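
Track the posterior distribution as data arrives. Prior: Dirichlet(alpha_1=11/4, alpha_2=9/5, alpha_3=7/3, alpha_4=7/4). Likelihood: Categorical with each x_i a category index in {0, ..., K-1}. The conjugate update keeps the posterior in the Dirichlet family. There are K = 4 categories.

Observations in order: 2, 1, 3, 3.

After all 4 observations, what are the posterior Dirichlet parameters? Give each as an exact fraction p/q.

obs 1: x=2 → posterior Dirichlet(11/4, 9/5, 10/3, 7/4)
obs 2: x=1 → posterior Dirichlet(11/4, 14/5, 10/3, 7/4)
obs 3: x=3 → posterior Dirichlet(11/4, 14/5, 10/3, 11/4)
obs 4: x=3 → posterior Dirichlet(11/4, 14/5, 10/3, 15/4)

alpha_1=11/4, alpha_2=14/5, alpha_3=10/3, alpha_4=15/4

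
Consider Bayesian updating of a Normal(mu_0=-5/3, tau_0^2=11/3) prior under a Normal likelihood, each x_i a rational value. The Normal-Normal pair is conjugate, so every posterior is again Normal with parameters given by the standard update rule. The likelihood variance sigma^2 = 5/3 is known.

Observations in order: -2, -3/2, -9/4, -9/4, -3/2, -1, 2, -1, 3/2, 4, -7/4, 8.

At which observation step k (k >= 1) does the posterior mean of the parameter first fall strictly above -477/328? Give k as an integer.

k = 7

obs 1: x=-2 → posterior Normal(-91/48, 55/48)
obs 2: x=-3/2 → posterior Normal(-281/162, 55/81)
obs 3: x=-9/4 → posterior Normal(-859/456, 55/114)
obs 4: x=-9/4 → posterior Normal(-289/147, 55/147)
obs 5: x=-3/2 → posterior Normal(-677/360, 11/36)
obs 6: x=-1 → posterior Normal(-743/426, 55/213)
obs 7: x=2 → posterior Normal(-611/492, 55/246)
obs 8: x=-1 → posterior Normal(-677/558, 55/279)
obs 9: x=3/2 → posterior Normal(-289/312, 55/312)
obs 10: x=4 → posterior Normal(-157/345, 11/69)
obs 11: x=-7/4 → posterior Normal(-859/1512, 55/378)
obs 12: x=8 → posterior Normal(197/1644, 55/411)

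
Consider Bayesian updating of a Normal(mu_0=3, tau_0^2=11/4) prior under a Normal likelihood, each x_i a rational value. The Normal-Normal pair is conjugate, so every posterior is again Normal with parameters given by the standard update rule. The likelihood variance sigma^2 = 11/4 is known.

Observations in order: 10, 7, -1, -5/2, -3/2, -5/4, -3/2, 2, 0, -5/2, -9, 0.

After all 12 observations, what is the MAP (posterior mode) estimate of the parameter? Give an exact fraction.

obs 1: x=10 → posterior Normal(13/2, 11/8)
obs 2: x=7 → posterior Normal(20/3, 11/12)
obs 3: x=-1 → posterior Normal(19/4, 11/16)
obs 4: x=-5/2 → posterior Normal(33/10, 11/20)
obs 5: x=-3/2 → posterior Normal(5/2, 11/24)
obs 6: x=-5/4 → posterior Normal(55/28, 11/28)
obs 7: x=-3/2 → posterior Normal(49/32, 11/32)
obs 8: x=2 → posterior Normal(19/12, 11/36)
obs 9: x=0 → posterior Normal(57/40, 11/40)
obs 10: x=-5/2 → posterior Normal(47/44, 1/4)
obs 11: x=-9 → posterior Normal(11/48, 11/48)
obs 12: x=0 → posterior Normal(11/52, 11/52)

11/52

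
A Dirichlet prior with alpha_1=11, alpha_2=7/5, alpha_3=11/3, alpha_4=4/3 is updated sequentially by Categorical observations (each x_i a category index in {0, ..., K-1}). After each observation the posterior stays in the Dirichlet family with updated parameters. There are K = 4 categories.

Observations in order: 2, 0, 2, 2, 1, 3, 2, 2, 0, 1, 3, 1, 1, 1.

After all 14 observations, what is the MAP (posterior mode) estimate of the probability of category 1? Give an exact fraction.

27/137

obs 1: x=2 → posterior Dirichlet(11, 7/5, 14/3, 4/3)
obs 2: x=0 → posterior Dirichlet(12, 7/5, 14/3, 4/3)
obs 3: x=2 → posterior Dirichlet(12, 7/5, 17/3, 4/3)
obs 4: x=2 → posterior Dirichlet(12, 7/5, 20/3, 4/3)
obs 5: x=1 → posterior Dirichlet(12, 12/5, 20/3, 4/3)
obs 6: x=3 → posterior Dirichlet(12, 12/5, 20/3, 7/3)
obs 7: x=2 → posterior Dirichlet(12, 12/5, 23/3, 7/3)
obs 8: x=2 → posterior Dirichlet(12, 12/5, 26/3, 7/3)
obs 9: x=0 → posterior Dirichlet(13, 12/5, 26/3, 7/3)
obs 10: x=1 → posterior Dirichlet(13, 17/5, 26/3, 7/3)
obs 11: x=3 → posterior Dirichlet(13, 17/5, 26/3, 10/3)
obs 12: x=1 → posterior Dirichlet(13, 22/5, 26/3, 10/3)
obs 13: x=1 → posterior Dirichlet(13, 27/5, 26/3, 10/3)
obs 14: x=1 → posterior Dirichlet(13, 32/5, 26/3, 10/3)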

+===+

Determine how many lines of the data contain "categories" and give nothing but that number.

2